Information ::
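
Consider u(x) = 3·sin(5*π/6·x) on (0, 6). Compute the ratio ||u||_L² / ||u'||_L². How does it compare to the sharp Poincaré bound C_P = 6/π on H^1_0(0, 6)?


||u||_L² / ||u'||_L² = 6/(5*π) < C_P = 6/π.

u(x) = 3·sin(5*π/6·x), so u'(x) = 5*π*cos(5*π*x/6)/2.
Writing u(x) = A·sin(kπx/L) with A = 3 and k = 5, use ∫_0^L sin²(kπx/L) dx = L/2 and ∫_0^L cos²(kπx/L) dx = L/2.
u² = 9·sin²(5*π/6·x) and (u')² = 25*π^2/4·cos²(5*π/6·x), and each of sin², cos² integrates to L/2 = 3 over (0, 6).
∫_0^6 u² dx = 27, so ||u||_L² = 3*sqrt(3).
∫_0^6 (u')² dx = 75*π^2/4, so ||u'||_L² = 5*sqrt(3)*π/2.
Ratio ||u||_L² / ||u'||_L² = 6/(5*π).
Sharp Poincaré constant on H^1_0(0, 6) is C_P = L/π = 6/π, achieved by sin(π/6·x).
This is the k = 5 harmonic; the ratio L/(kπ) is strictly less than C_P = L/π, consistent with the sharp inequality ||u||_L² ≤ C_P ||u'||_L².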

Problem description :: Exactly as written, give the records again.

Solved problem ::
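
Consider u(x) = 3·sin(5*π/6·x) on (0, 6). Compute the ratio ||u||_L² / ||u'||_L². How does it compare to the sharp Poincaré bound C_P = 6/π on H^1_0(0, 6)?


||u||_L² / ||u'||_L² = 6/(5*π) < C_P = 6/π.

u(x) = 3·sin(5*π/6·x), so u'(x) = 5*π*cos(5*π*x/6)/2.
Writing u(x) = A·sin(kπx/L) with A = 3 and k = 5, use ∫_0^L sin²(kπx/L) dx = L/2 and ∫_0^L cos²(kπx/L) dx = L/2.
u² = 9·sin²(5*π/6·x) and (u')² = 25*π^2/4·cos²(5*π/6·x), and each of sin², cos² integrates to L/2 = 3 over (0, 6).
∫_0^6 u² dx = 27, so ||u||_L² = 3*sqrt(3).
∫_0^6 (u')² dx = 75*π^2/4, so ||u'||_L² = 5*sqrt(3)*π/2.
Ratio ||u||_L² / ||u'||_L² = 6/(5*π).
Sharp Poincaré constant on H^1_0(0, 6) is C_P = L/π = 6/π, achieved by sin(π/6·x).
This is the k = 5 harmonic; the ratio L/(kπ) is strictly less than C_P = L/π, consistent with the sharp inequality ||u||_L² ≤ C_P ||u'||_L².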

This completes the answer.